[Collected data entries]
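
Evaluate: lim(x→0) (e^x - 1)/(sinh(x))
This is a 0/0 indeterminate form.

Apply L'Hôpital's rule: differentiate numerator and denominator separately.
  f(x) = e^(x) - 1   ⇒   f'(x) = e^(x)
  g(x) = sinh(x)   ⇒   g'(x) = cosh(x)
  lim(x→0) f'(x)/g'(x) = lim(x→0) (e^(x))/(cosh(x))
  = 1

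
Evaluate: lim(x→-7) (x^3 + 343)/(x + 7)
This is a standard limit.

Factor or rationalize the expression:
  lim(x→-7) (x^3 + 343)/(x + 7) = 147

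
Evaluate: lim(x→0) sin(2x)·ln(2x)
This is a 0·∞ indeterminate form.

Rewrite 0·∞ as a quotient (0/0 or ∞/∞ form), then apply L'Hôpital's rule:
  lim(x→0) sin(2x)·ln(2x) = 0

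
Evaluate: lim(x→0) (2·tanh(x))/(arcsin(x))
This is a 0/0 indeterminate form.

Apply L'Hôpital's rule: differentiate numerator and denominator separately.
  f(x) = 2·tanh(x)   ⇒   f'(x) = 2 - 2·tanh(x)^2
  g(x) = asin(x)   ⇒   g'(x) = 1/sqrt(1 - x^2)
  lim(x→0) f'(x)/g'(x) = lim(x→0) (2 - 2·tanh(x)^2)/(1/sqrt(1 - x^2))
  = 2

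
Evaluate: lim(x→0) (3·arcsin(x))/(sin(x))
This is a 0/0 indeterminate form.

Apply L'Hôpital's rule: differentiate numerator and denominator separately.
  f(x) = 3·asin(x)   ⇒   f'(x) = 3/sqrt(1 - x^2)
  g(x) = sin(x)   ⇒   g'(x) = cos(x)
  lim(x→0) f'(x)/g'(x) = lim(x→0) (3/sqrt(1 - x^2))/(cos(x))
  = 3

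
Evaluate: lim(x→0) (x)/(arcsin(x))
This is a 0/0 indeterminate form.

Apply L'Hôpital's rule: differentiate numerator and denominator separately.
  f(x) = x   ⇒   f'(x) = 1
  g(x) = asin(x)   ⇒   g'(x) = 1/sqrt(1 - x^2)
  lim(x→0) f'(x)/g'(x) = lim(x→0) (1)/(1/sqrt(1 - x^2))
  = 1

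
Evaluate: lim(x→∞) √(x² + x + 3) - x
This is an ∞-∞ indeterminate form.

Combine fractions or rationalize to convert ∞-∞ to 0/0 form:
  lim(x→∞) √(x² + x + 3) - x = 1/2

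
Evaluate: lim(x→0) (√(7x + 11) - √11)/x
This is a standard limit.

Factor or rationalize the expression:
  lim(x→0) (√(7x + 11) - √11)/x = 7·sqrt(11)/22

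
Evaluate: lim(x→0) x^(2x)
This is an exponential indeterminate form.

For exponential indeterminate forms, take the natural log:
  Let L = lim(x→0) x^(2x)
  Then ln(L) = lim(x→0) [exponent × ln(base)]
  Evaluate using L'Hôpital or standard limits, then exponentiate.
  L = 1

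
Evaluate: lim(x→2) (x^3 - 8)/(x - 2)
This is a standard limit.

Factor or rationalize the expression:
  lim(x→2) (x^3 - 8)/(x - 2) = 12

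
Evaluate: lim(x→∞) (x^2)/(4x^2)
This is an ∞/∞ indeterminate form.

Apply L'Hôpital's rule: differentiate numerator and denominator separately.
  f(x) = x^2   ⇒   f'(x) = 2·x
  g(x) = 4·x^2   ⇒   g'(x) = 8·x
  lim(x→∞) f'(x)/g'(x) = lim(x→∞) (2·x)/(8·x)
  = 1/4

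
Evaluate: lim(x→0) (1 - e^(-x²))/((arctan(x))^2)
This is a 0/0 indeterminate form.

Apply L'Hôpital's rule: differentiate numerator and denominator separately.
  f(x) = 1 - e^(-x^2)   ⇒   f'(x) = 2·x·e^(-x^2)
  g(x) = atan(x)^2   ⇒   g'(x) = 2·atan(x)/(x^2 + 1)
  lim(x→0) f'(x)/g'(x) = lim(x→0) (2·x·e^(-x^2))/(2·atan(x)/(x^2 + 1))
  = 1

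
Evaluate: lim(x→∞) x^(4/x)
This is an exponential indeterminate form.

For exponential indeterminate forms, take the natural log:
  Let L = lim(x→∞) x^(4/x)
  Then ln(L) = lim(x→∞) [exponent × ln(base)]
  Evaluate using L'Hôpital or standard limits, then exponentiate.
  L = 1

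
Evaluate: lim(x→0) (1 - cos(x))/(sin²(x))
This is a 0/0 indeterminate form.

Apply L'Hôpital's rule: differentiate numerator and denominator separately.
  f(x) = 1 - cos(x)   ⇒   f'(x) = sin(x)
  g(x) = sin(x)^2   ⇒   g'(x) = 2·sin(x)·cos(x)
  lim(x→0) f'(x)/g'(x) = lim(x→0) (sin(x))/(2·sin(x)·cos(x))
  = 1/2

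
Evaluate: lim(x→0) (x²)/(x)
This is a 0/0 indeterminate form.

Apply L'Hôpital's rule: differentiate numerator and denominator separately.
  f(x) = x^2   ⇒   f'(x) = 2·x
  g(x) = x   ⇒   g'(x) = 1
  lim(x→0) f'(x)/g'(x) = lim(x→0) (2·x)/(1)
  = 0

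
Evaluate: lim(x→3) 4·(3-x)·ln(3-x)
This is a 0·∞ indeterminate form.

Rewrite 0·∞ as a quotient (0/0 or ∞/∞ form), then apply L'Hôpital's rule:
  lim(x→3) 4·(3-x)·ln(3-x) = 0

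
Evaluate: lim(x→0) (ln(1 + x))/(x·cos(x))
This is a 0/0 indeterminate form.

Apply L'Hôpital's rule: differentiate numerator and denominator separately.
  f(x) = ln(x + 1)   ⇒   f'(x) = 1/(x + 1)
  g(x) = x·cos(x)   ⇒   g'(x) = -x·sin(x) + cos(x)
  lim(x→0) f'(x)/g'(x) = lim(x→0) (1/(x + 1))/(-x·sin(x) + cos(x))
  = 1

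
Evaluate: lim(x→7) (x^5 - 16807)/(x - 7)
This is a standard limit.

Factor or rationalize the expression:
  lim(x→7) (x^5 - 16807)/(x - 7) = 12005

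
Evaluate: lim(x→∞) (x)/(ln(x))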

### ABOUT THIS EXERCISE
From the data above, give every line again exactly as it appears.

### ANSWER TO THIS PROBLEM
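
Evaluate: lim(x→0) (e^x - 1)/(sinh(x))
This is a 0/0 indeterminate form.

Apply L'Hôpital's rule: differentiate numerator and denominator separately.
  f(x) = e^(x) - 1   ⇒   f'(x) = e^(x)
  g(x) = sinh(x)   ⇒   g'(x) = cosh(x)
  lim(x→0) f'(x)/g'(x) = lim(x→0) (e^(x))/(cosh(x))
  = 1

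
Evaluate: lim(x→-7) (x^3 + 343)/(x + 7)
This is a standard limit.

Factor or rationalize the expression:
  lim(x→-7) (x^3 + 343)/(x + 7) = 147

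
Evaluate: lim(x→0) sin(2x)·ln(2x)
This is a 0·∞ indeterminate form.

Rewrite 0·∞ as a quotient (0/0 or ∞/∞ form), then apply L'Hôpital's rule:
  lim(x→0) sin(2x)·ln(2x) = 0

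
Evaluate: lim(x→0) (2·tanh(x))/(arcsin(x))
This is a 0/0 indeterminate form.

Apply L'Hôpital's rule: differentiate numerator and denominator separately.
  f(x) = 2·tanh(x)   ⇒   f'(x) = 2 - 2·tanh(x)^2
  g(x) = asin(x)   ⇒   g'(x) = 1/sqrt(1 - x^2)
  lim(x→0) f'(x)/g'(x) = lim(x→0) (2 - 2·tanh(x)^2)/(1/sqrt(1 - x^2))
  = 2

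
Evaluate: lim(x→0) (3·arcsin(x))/(sin(x))
This is a 0/0 indeterminate form.

Apply L'Hôpital's rule: differentiate numerator and denominator separately.
  f(x) = 3·asin(x)   ⇒   f'(x) = 3/sqrt(1 - x^2)
  g(x) = sin(x)   ⇒   g'(x) = cos(x)
  lim(x→0) f'(x)/g'(x) = lim(x→0) (3/sqrt(1 - x^2))/(cos(x))
  = 3

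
Evaluate: lim(x→0) (x)/(arcsin(x))
This is a 0/0 indeterminate form.

Apply L'Hôpital's rule: differentiate numerator and denominator separately.
  f(x) = x   ⇒   f'(x) = 1
  g(x) = asin(x)   ⇒   g'(x) = 1/sqrt(1 - x^2)
  lim(x→0) f'(x)/g'(x) = lim(x→0) (1)/(1/sqrt(1 - x^2))
  = 1

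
Evaluate: lim(x→∞) √(x² + x + 3) - x
This is an ∞-∞ indeterminate form.

Combine fractions or rationalize to convert ∞-∞ to 0/0 form:
  lim(x→∞) √(x² + x + 3) - x = 1/2

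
Evaluate: lim(x→0) (√(7x + 11) - √11)/x
This is a standard limit.

Factor or rationalize the expression:
  lim(x→0) (√(7x + 11) - √11)/x = 7·sqrt(11)/22

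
Evaluate: lim(x→0) x^(2x)
This is an exponential indeterminate form.

For exponential indeterminate forms, take the natural log:
  Let L = lim(x→0) x^(2x)
  Then ln(L) = lim(x→0) [exponent × ln(base)]
  Evaluate using L'Hôpital or standard limits, then exponentiate.
  L = 1

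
Evaluate: lim(x→2) (x^3 - 8)/(x - 2)
This is a standard limit.

Factor or rationalize the expression:
  lim(x→2) (x^3 - 8)/(x - 2) = 12

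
Evaluate: lim(x→∞) (x^2)/(4x^2)
This is an ∞/∞ indeterminate form.

Apply L'Hôpital's rule: differentiate numerator and denominator separately.
  f(x) = x^2   ⇒   f'(x) = 2·x
  g(x) = 4·x^2   ⇒   g'(x) = 8·x
  lim(x→∞) f'(x)/g'(x) = lim(x→∞) (2·x)/(8·x)
  = 1/4

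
Evaluate: lim(x→0) (1 - e^(-x²))/((arctan(x))^2)
This is a 0/0 indeterminate form.

Apply L'Hôpital's rule: differentiate numerator and denominator separately.
  f(x) = 1 - e^(-x^2)   ⇒   f'(x) = 2·x·e^(-x^2)
  g(x) = atan(x)^2   ⇒   g'(x) = 2·atan(x)/(x^2 + 1)
  lim(x→0) f'(x)/g'(x) = lim(x→0) (2·x·e^(-x^2))/(2·atan(x)/(x^2 + 1))
  = 1

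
Evaluate: lim(x→∞) x^(4/x)
This is an exponential indeterminate form.

For exponential indeterminate forms, take the natural log:
  Let L = lim(x→∞) x^(4/x)
  Then ln(L) = lim(x→∞) [exponent × ln(base)]
  Evaluate using L'Hôpital or standard limits, then exponentiate.
  L = 1

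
Evaluate: lim(x→0) (1 - cos(x))/(sin²(x))
This is a 0/0 indeterminate form.

Apply L'Hôpital's rule: differentiate numerator and denominator separately.
  f(x) = 1 - cos(x)   ⇒   f'(x) = sin(x)
  g(x) = sin(x)^2   ⇒   g'(x) = 2·sin(x)·cos(x)
  lim(x→0) f'(x)/g'(x) = lim(x→0) (sin(x))/(2·sin(x)·cos(x))
  = 1/2

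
Evaluate: lim(x→0) (x²)/(x)
This is a 0/0 indeterminate form.

Apply L'Hôpital's rule: differentiate numerator and denominator separately.
  f(x) = x^2   ⇒   f'(x) = 2·x
  g(x) = x   ⇒   g'(x) = 1
  lim(x→0) f'(x)/g'(x) = lim(x→0) (2·x)/(1)
  = 0

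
Evaluate: lim(x→3) 4·(3-x)·ln(3-x)
This is a 0·∞ indeterminate form.

Rewrite 0·∞ as a quotient (0/0 or ∞/∞ form), then apply L'Hôpital's rule:
  lim(x→3) 4·(3-x)·ln(3-x) = 0

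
Evaluate: lim(x→0) (ln(1 + x))/(x·cos(x))
This is a 0/0 indeterminate form.

Apply L'Hôpital's rule: differentiate numerator and denominator separately.
  f(x) = ln(x + 1)   ⇒   f'(x) = 1/(x + 1)
  g(x) = x·cos(x)   ⇒   g'(x) = -x·sin(x) + cos(x)
  lim(x→0) f'(x)/g'(x) = lim(x→0) (1/(x + 1))/(-x·sin(x) + cos(x))
  = 1

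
Evaluate: lim(x→7) (x^5 - 16807)/(x - 7)
This is a standard limit.

Factor or rationalize the expression:
  lim(x→7) (x^5 - 16807)/(x - 7) = 12005

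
Evaluate: lim(x→∞) (x)/(ln(x))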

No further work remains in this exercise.